### Material to process
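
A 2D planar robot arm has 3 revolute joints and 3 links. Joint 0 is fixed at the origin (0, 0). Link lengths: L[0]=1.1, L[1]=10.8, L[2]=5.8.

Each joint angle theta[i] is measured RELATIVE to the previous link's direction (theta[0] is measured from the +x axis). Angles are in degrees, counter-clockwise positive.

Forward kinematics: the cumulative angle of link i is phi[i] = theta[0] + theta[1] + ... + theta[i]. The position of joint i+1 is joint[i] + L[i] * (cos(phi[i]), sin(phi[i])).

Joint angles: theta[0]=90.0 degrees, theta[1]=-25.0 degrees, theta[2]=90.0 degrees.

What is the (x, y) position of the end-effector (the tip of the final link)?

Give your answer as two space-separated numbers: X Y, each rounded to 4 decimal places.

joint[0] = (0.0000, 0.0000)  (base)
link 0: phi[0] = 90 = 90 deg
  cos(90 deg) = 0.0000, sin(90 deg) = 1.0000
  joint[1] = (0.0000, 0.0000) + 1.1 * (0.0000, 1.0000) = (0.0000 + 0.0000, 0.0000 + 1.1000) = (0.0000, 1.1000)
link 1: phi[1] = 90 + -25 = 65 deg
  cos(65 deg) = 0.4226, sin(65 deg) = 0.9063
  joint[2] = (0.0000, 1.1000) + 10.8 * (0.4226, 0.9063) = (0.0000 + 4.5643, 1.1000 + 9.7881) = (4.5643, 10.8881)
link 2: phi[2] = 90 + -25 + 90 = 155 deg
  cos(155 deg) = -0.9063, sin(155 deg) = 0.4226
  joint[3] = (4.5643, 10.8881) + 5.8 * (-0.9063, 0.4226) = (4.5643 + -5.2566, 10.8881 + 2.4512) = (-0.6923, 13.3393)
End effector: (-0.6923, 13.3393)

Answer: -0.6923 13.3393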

...

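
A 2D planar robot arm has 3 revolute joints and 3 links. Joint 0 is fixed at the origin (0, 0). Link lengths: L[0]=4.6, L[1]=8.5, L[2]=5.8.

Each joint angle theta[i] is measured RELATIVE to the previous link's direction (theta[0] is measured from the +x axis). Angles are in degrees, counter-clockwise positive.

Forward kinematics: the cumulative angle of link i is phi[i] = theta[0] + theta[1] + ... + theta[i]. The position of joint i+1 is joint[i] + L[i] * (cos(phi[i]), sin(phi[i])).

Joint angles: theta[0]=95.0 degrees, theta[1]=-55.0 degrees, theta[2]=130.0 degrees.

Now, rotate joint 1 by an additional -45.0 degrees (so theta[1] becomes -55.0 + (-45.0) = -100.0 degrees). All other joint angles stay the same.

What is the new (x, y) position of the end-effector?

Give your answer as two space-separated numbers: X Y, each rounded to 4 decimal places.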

### Exercise details
State the number of lines in the material above in which the string "robot" appears, with no accompanying text.

### Output of the exercise
2